Stored entries:
■ ■ ■ ■
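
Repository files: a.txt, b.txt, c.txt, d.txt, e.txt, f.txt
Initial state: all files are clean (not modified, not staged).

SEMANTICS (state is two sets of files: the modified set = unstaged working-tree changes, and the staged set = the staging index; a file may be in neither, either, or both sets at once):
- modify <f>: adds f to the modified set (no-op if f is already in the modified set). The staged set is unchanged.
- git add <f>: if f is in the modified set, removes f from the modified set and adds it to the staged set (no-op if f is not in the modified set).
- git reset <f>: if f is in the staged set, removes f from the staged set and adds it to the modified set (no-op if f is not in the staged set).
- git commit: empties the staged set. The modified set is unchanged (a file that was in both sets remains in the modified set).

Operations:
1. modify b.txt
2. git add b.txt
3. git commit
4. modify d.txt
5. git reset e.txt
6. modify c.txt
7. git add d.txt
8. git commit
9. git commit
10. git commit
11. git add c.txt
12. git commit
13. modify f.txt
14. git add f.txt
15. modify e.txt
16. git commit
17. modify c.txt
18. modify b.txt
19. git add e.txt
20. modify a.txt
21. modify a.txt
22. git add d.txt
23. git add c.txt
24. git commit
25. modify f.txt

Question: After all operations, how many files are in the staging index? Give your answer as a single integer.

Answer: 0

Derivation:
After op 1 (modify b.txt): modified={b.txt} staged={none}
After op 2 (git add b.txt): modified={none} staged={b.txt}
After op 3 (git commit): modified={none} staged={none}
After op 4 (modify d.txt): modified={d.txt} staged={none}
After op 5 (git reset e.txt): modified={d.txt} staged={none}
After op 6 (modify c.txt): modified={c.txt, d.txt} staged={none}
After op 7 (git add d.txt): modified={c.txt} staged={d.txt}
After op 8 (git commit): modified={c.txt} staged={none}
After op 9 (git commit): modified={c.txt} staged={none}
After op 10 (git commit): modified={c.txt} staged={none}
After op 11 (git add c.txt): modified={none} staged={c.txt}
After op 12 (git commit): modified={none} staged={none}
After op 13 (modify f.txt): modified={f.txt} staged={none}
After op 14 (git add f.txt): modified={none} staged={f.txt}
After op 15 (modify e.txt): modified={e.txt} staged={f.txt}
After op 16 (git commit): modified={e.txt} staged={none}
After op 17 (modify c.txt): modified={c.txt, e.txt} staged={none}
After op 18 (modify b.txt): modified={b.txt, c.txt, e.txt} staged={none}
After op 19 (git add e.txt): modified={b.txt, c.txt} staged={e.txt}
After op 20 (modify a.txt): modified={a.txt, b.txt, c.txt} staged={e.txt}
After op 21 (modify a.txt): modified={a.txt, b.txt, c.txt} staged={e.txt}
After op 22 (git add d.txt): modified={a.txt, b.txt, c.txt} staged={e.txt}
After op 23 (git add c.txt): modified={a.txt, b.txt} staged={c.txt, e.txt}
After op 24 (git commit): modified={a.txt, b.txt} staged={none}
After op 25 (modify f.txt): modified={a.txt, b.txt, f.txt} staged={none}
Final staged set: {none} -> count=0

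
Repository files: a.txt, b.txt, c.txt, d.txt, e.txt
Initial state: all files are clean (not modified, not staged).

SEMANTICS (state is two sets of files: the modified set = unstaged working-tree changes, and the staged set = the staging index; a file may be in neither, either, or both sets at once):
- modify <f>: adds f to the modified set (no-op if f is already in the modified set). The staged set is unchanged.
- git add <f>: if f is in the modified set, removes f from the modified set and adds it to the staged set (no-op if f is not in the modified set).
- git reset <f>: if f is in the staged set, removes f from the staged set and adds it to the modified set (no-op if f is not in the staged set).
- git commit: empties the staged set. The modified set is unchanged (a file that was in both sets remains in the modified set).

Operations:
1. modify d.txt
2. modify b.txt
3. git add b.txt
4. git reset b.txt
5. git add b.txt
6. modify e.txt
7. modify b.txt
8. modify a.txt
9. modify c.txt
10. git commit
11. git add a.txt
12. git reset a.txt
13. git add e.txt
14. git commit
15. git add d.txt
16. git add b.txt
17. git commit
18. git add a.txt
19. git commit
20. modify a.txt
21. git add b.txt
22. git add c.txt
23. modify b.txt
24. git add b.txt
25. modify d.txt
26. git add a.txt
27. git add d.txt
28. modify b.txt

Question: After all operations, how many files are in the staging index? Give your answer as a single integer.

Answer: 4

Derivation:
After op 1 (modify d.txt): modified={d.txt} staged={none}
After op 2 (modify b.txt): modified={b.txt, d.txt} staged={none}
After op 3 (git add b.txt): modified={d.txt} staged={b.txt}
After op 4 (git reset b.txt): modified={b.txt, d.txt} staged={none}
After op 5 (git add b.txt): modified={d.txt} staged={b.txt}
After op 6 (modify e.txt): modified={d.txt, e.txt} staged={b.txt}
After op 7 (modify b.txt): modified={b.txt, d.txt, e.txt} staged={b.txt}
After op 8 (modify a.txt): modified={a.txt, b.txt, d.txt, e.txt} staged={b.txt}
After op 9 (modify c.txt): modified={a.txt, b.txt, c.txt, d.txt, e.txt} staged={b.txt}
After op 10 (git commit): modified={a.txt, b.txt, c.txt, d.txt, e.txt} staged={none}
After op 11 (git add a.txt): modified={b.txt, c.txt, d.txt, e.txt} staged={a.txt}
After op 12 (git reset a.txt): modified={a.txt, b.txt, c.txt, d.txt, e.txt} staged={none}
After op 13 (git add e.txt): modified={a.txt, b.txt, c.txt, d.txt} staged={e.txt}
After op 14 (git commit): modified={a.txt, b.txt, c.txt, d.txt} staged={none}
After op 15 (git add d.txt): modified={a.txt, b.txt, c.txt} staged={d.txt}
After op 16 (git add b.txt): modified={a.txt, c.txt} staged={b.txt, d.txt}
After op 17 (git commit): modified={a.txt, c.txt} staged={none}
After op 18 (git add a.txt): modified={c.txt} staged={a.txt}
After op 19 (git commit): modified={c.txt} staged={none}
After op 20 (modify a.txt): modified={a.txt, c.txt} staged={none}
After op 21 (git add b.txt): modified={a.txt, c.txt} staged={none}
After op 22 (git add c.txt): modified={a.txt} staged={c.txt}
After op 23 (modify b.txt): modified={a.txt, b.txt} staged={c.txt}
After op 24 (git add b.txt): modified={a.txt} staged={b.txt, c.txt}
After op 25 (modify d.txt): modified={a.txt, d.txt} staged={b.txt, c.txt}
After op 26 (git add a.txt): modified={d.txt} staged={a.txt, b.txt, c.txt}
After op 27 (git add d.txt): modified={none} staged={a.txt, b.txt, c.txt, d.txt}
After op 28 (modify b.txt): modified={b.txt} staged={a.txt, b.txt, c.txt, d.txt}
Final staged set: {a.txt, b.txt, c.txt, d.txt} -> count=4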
■ ■ ■ ■
* Problem:
Print all the data exactly.

* Written answer:
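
Repository files: a.txt, b.txt, c.txt, d.txt, e.txt, f.txt
Initial state: all files are clean (not modified, not staged).

SEMANTICS (state is two sets of files: the modified set = unstaged working-tree changes, and the staged set = the staging index; a file may be in neither, either, or both sets at once):
- modify <f>: adds f to the modified set (no-op if f is already in the modified set). The staged set is unchanged.
- git add <f>: if f is in the modified set, removes f from the modified set and adds it to the staged set (no-op if f is not in the modified set).
- git reset <f>: if f is in the staged set, removes f from the staged set and adds it to the modified set (no-op if f is not in the staged set).
- git commit: empties the staged set. The modified set is unchanged (a file that was in both sets remains in the modified set).

Operations:
1. modify b.txt
2. git add b.txt
3. git commit
4. modify d.txt
5. git reset e.txt
6. modify c.txt
7. git add d.txt
8. git commit
9. git commit
10. git commit
11. git add c.txt
12. git commit
13. modify f.txt
14. git add f.txt
15. modify e.txt
16. git commit
17. modify c.txt
18. modify b.txt
19. git add e.txt
20. modify a.txt
21. modify a.txt
22. git add d.txt
23. git add c.txt
24. git commit
25. modify f.txt

Question: After all operations, how many files are in the staging index? Give your answer as a single integer.

Answer: 0

Derivation:
After op 1 (modify b.txt): modified={b.txt} staged={none}
After op 2 (git add b.txt): modified={none} staged={b.txt}
After op 3 (git commit): modified={none} staged={none}
After op 4 (modify d.txt): modified={d.txt} staged={none}
After op 5 (git reset e.txt): modified={d.txt} staged={none}
After op 6 (modify c.txt): modified={c.txt, d.txt} staged={none}
After op 7 (git add d.txt): modified={c.txt} staged={d.txt}
After op 8 (git commit): modified={c.txt} staged={none}
After op 9 (git commit): modified={c.txt} staged={none}
After op 10 (git commit): modified={c.txt} staged={none}
After op 11 (git add c.txt): modified={none} staged={c.txt}
After op 12 (git commit): modified={none} staged={none}
After op 13 (modify f.txt): modified={f.txt} staged={none}
After op 14 (git add f.txt): modified={none} staged={f.txt}
After op 15 (modify e.txt): modified={e.txt} staged={f.txt}
After op 16 (git commit): modified={e.txt} staged={none}
After op 17 (modify c.txt): modified={c.txt, e.txt} staged={none}
After op 18 (modify b.txt): modified={b.txt, c.txt, e.txt} staged={none}
After op 19 (git add e.txt): modified={b.txt, c.txt} staged={e.txt}
After op 20 (modify a.txt): modified={a.txt, b.txt, c.txt} staged={e.txt}
After op 21 (modify a.txt): modified={a.txt, b.txt, c.txt} staged={e.txt}
After op 22 (git add d.txt): modified={a.txt, b.txt, c.txt} staged={e.txt}
After op 23 (git add c.txt): modified={a.txt, b.txt} staged={c.txt, e.txt}
After op 24 (git commit): modified={a.txt, b.txt} staged={none}
After op 25 (modify f.txt): modified={a.txt, b.txt, f.txt} staged={none}
Final staged set: {none} -> count=0

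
Repository files: a.txt, b.txt, c.txt, d.txt, e.txt
Initial state: all files are clean (not modified, not staged).

SEMANTICS (state is two sets of files: the modified set = unstaged working-tree changes, and the staged set = the staging index; a file may be in neither, either, or both sets at once):
- modify <f>: adds f to the modified set (no-op if f is already in the modified set). The staged set is unchanged.
- git add <f>: if f is in the modified set, removes f from the modified set and adds it to the staged set (no-op if f is not in the modified set).
- git reset <f>: if f is in the staged set, removes f from the staged set and adds it to the modified set (no-op if f is not in the staged set).
- git commit: empties the staged set. The modified set is unchanged (a file that was in both sets remains in the modified set).

Operations:
1. modify d.txt
2. modify b.txt
3. git add b.txt
4. git reset b.txt
5. git add b.txt
6. modify e.txt
7. modify b.txt
8. modify a.txt
9. modify c.txt
10. git commit
11. git add a.txt
12. git reset a.txt
13. git add e.txt
14. git commit
15. git add d.txt
16. git add b.txt
17. git commit
18. git add a.txt
19. git commit
20. modify a.txt
21. git add b.txt
22. git add c.txt
23. modify b.txt
24. git add b.txt
25. modify d.txt
26. git add a.txt
27. git add d.txt
28. modify b.txt

Question: After all operations, how many files are in the staging index? Give your answer as a single integer.

Answer: 4

Derivation:
After op 1 (modify d.txt): modified={d.txt} staged={none}
After op 2 (modify b.txt): modified={b.txt, d.txt} staged={none}
After op 3 (git add b.txt): modified={d.txt} staged={b.txt}
After op 4 (git reset b.txt): modified={b.txt, d.txt} staged={none}
After op 5 (git add b.txt): modified={d.txt} staged={b.txt}
After op 6 (modify e.txt): modified={d.txt, e.txt} staged={b.txt}
After op 7 (modify b.txt): modified={b.txt, d.txt, e.txt} staged={b.txt}
After op 8 (modify a.txt): modified={a.txt, b.txt, d.txt, e.txt} staged={b.txt}
After op 9 (modify c.txt): modified={a.txt, b.txt, c.txt, d.txt, e.txt} staged={b.txt}
After op 10 (git commit): modified={a.txt, b.txt, c.txt, d.txt, e.txt} staged={none}
After op 11 (git add a.txt): modified={b.txt, c.txt, d.txt, e.txt} staged={a.txt}
After op 12 (git reset a.txt): modified={a.txt, b.txt, c.txt, d.txt, e.txt} staged={none}
After op 13 (git add e.txt): modified={a.txt, b.txt, c.txt, d.txt} staged={e.txt}
After op 14 (git commit): modified={a.txt, b.txt, c.txt, d.txt} staged={none}
After op 15 (git add d.txt): modified={a.txt, b.txt, c.txt} staged={d.txt}
After op 16 (git add b.txt): modified={a.txt, c.txt} staged={b.txt, d.txt}
After op 17 (git commit): modified={a.txt, c.txt} staged={none}
After op 18 (git add a.txt): modified={c.txt} staged={a.txt}
After op 19 (git commit): modified={c.txt} staged={none}
After op 20 (modify a.txt): modified={a.txt, c.txt} staged={none}
After op 21 (git add b.txt): modified={a.txt, c.txt} staged={none}
After op 22 (git add c.txt): modified={a.txt} staged={c.txt}
After op 23 (modify b.txt): modified={a.txt, b.txt} staged={c.txt}
After op 24 (git add b.txt): modified={a.txt} staged={b.txt, c.txt}
After op 25 (modify d.txt): modified={a.txt, d.txt} staged={b.txt, c.txt}
After op 26 (git add a.txt): modified={d.txt} staged={a.txt, b.txt, c.txt}
After op 27 (git add d.txt): modified={none} staged={a.txt, b.txt, c.txt, d.txt}
After op 28 (modify b.txt): modified={b.txt} staged={a.txt, b.txt, c.txt, d.txt}
Final staged set: {a.txt, b.txt, c.txt, d.txt} -> count=4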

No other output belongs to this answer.